## ASSIGNMENT
Retype the entries in full.

────────────────

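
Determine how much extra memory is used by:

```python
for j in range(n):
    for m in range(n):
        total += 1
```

Space complexity: O(1).
Only a constant amount of auxiliary storage is used; nothing grows with n.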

────────────────

## TASK RESPONSE
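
Determine how much extra memory is used by:

```python
for j in range(n):
    for m in range(n):
        total += 1
```

Space complexity: O(1).
Only a constant amount of auxiliary storage is used; nothing grows with n.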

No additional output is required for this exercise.